**YOUR INSTRUCTIONS**
The records below are to be repeated in full, exactly as they are.

**SUPPLIED ENTRIES**
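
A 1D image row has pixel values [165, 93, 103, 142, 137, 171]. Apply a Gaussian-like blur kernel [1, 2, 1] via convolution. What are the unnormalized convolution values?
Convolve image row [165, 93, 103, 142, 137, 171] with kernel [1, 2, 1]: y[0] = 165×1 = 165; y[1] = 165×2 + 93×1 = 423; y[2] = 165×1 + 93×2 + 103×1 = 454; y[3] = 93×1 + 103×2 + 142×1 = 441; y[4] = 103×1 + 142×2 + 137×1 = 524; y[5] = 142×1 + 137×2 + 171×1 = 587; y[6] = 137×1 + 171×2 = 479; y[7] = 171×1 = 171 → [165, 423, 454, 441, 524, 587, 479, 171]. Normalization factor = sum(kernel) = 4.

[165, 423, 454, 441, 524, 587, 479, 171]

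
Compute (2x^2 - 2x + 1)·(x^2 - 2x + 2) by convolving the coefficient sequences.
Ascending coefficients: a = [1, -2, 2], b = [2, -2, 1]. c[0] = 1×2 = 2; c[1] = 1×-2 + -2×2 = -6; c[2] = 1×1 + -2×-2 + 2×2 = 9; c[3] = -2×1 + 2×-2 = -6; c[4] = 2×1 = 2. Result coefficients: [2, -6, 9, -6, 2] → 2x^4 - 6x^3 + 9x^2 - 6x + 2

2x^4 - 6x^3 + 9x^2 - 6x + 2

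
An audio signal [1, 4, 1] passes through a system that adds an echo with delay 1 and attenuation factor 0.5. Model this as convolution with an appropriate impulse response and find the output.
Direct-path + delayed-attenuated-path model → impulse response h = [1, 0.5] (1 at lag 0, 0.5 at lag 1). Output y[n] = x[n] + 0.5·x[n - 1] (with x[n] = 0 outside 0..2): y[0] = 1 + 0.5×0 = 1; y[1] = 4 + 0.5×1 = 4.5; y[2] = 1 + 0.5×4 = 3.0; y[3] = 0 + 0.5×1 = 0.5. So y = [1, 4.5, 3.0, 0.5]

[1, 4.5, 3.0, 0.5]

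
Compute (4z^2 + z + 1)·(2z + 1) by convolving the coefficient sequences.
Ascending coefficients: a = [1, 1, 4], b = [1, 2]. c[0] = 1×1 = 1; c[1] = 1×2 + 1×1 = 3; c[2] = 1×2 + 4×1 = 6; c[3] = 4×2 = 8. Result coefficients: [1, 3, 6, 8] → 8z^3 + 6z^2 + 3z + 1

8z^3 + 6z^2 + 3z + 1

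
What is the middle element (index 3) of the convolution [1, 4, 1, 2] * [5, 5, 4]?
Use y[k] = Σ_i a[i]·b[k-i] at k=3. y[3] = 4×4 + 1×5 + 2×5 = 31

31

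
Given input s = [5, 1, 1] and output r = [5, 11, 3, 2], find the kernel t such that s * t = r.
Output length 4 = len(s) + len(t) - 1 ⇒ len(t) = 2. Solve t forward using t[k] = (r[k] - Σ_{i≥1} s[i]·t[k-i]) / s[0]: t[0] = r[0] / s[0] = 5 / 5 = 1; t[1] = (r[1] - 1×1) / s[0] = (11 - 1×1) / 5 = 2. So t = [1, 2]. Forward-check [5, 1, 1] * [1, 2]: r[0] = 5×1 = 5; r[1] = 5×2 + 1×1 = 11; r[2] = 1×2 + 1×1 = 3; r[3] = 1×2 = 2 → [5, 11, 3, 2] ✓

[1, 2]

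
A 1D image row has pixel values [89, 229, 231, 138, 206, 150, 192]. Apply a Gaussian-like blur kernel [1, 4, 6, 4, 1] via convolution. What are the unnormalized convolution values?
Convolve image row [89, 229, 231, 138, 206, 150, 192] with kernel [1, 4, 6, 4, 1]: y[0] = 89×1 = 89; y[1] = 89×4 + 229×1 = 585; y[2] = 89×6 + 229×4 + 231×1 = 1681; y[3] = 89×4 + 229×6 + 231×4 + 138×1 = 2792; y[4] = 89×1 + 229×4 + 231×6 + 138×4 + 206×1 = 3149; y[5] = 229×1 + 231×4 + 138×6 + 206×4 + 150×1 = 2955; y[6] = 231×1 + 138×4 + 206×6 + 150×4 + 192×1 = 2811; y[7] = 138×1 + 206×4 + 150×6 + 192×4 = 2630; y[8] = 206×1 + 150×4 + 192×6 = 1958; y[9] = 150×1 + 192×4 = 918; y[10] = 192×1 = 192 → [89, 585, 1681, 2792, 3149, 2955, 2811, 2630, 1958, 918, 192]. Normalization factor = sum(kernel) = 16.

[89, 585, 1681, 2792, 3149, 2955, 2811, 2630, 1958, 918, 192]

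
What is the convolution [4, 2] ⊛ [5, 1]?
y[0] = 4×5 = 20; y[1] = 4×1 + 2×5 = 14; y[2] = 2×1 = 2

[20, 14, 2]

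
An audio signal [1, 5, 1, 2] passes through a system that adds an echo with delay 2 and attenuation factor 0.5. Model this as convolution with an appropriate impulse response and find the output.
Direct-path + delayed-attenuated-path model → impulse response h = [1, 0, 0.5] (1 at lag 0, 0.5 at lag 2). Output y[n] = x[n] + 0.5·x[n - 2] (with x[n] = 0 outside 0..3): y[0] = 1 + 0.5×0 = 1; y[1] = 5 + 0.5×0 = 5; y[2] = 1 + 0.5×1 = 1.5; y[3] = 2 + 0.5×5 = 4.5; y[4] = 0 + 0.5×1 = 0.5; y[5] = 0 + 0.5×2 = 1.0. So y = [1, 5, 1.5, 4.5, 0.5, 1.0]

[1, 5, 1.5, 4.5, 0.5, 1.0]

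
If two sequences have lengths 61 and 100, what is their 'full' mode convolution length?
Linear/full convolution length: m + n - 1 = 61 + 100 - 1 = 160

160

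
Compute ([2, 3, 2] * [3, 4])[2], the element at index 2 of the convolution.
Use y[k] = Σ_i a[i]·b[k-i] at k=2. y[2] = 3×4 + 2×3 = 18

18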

**WRITTEN ANSWER**
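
A 1D image row has pixel values [165, 93, 103, 142, 137, 171]. Apply a Gaussian-like blur kernel [1, 2, 1] via convolution. What are the unnormalized convolution values?
Convolve image row [165, 93, 103, 142, 137, 171] with kernel [1, 2, 1]: y[0] = 165×1 = 165; y[1] = 165×2 + 93×1 = 423; y[2] = 165×1 + 93×2 + 103×1 = 454; y[3] = 93×1 + 103×2 + 142×1 = 441; y[4] = 103×1 + 142×2 + 137×1 = 524; y[5] = 142×1 + 137×2 + 171×1 = 587; y[6] = 137×1 + 171×2 = 479; y[7] = 171×1 = 171 → [165, 423, 454, 441, 524, 587, 479, 171]. Normalization factor = sum(kernel) = 4.

[165, 423, 454, 441, 524, 587, 479, 171]

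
Compute (2x^2 - 2x + 1)·(x^2 - 2x + 2) by convolving the coefficient sequences.
Ascending coefficients: a = [1, -2, 2], b = [2, -2, 1]. c[0] = 1×2 = 2; c[1] = 1×-2 + -2×2 = -6; c[2] = 1×1 + -2×-2 + 2×2 = 9; c[3] = -2×1 + 2×-2 = -6; c[4] = 2×1 = 2. Result coefficients: [2, -6, 9, -6, 2] → 2x^4 - 6x^3 + 9x^2 - 6x + 2

2x^4 - 6x^3 + 9x^2 - 6x + 2

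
An audio signal [1, 4, 1] passes through a system that adds an echo with delay 1 and attenuation factor 0.5. Model this as convolution with an appropriate impulse response and find the output.
Direct-path + delayed-attenuated-path model → impulse response h = [1, 0.5] (1 at lag 0, 0.5 at lag 1). Output y[n] = x[n] + 0.5·x[n - 1] (with x[n] = 0 outside 0..2): y[0] = 1 + 0.5×0 = 1; y[1] = 4 + 0.5×1 = 4.5; y[2] = 1 + 0.5×4 = 3.0; y[3] = 0 + 0.5×1 = 0.5. So y = [1, 4.5, 3.0, 0.5]

[1, 4.5, 3.0, 0.5]

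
Compute (4z^2 + z + 1)·(2z + 1) by convolving the coefficient sequences.
Ascending coefficients: a = [1, 1, 4], b = [1, 2]. c[0] = 1×1 = 1; c[1] = 1×2 + 1×1 = 3; c[2] = 1×2 + 4×1 = 6; c[3] = 4×2 = 8. Result coefficients: [1, 3, 6, 8] → 8z^3 + 6z^2 + 3z + 1

8z^3 + 6z^2 + 3z + 1

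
What is the middle element (index 3) of the convolution [1, 4, 1, 2] * [5, 5, 4]?
Use y[k] = Σ_i a[i]·b[k-i] at k=3. y[3] = 4×4 + 1×5 + 2×5 = 31

31

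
Given input s = [5, 1, 1] and output r = [5, 11, 3, 2], find the kernel t such that s * t = r.
Output length 4 = len(s) + len(t) - 1 ⇒ len(t) = 2. Solve t forward using t[k] = (r[k] - Σ_{i≥1} s[i]·t[k-i]) / s[0]: t[0] = r[0] / s[0] = 5 / 5 = 1; t[1] = (r[1] - 1×1) / s[0] = (11 - 1×1) / 5 = 2. So t = [1, 2]. Forward-check [5, 1, 1] * [1, 2]: r[0] = 5×1 = 5; r[1] = 5×2 + 1×1 = 11; r[2] = 1×2 + 1×1 = 3; r[3] = 1×2 = 2 → [5, 11, 3, 2] ✓

[1, 2]

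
A 1D image row has pixel values [89, 229, 231, 138, 206, 150, 192]. Apply a Gaussian-like blur kernel [1, 4, 6, 4, 1] via convolution. What are the unnormalized convolution values?
Convolve image row [89, 229, 231, 138, 206, 150, 192] with kernel [1, 4, 6, 4, 1]: y[0] = 89×1 = 89; y[1] = 89×4 + 229×1 = 585; y[2] = 89×6 + 229×4 + 231×1 = 1681; y[3] = 89×4 + 229×6 + 231×4 + 138×1 = 2792; y[4] = 89×1 + 229×4 + 231×6 + 138×4 + 206×1 = 3149; y[5] = 229×1 + 231×4 + 138×6 + 206×4 + 150×1 = 2955; y[6] = 231×1 + 138×4 + 206×6 + 150×4 + 192×1 = 2811; y[7] = 138×1 + 206×4 + 150×6 + 192×4 = 2630; y[8] = 206×1 + 150×4 + 192×6 = 1958; y[9] = 150×1 + 192×4 = 918; y[10] = 192×1 = 192 → [89, 585, 1681, 2792, 3149, 2955, 2811, 2630, 1958, 918, 192]. Normalization factor = sum(kernel) = 16.

[89, 585, 1681, 2792, 3149, 2955, 2811, 2630, 1958, 918, 192]

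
What is the convolution [4, 2] ⊛ [5, 1]?
y[0] = 4×5 = 20; y[1] = 4×1 + 2×5 = 14; y[2] = 2×1 = 2

[20, 14, 2]

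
An audio signal [1, 5, 1, 2] passes through a system that adds an echo with delay 2 and attenuation factor 0.5. Model this as convolution with an appropriate impulse response and find the output.
Direct-path + delayed-attenuated-path model → impulse response h = [1, 0, 0.5] (1 at lag 0, 0.5 at lag 2). Output y[n] = x[n] + 0.5·x[n - 2] (with x[n] = 0 outside 0..3): y[0] = 1 + 0.5×0 = 1; y[1] = 5 + 0.5×0 = 5; y[2] = 1 + 0.5×1 = 1.5; y[3] = 2 + 0.5×5 = 4.5; y[4] = 0 + 0.5×1 = 0.5; y[5] = 0 + 0.5×2 = 1.0. So y = [1, 5, 1.5, 4.5, 0.5, 1.0]

[1, 5, 1.5, 4.5, 0.5, 1.0]

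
If two sequences have lengths 61 and 100, what is their 'full' mode convolution length?
Linear/full convolution length: m + n - 1 = 61 + 100 - 1 = 160

160

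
Compute ([2, 3, 2] * [3, 4])[2], the element at index 2 of the convolution.
Use y[k] = Σ_i a[i]·b[k-i] at k=2. y[2] = 3×4 + 2×3 = 18

18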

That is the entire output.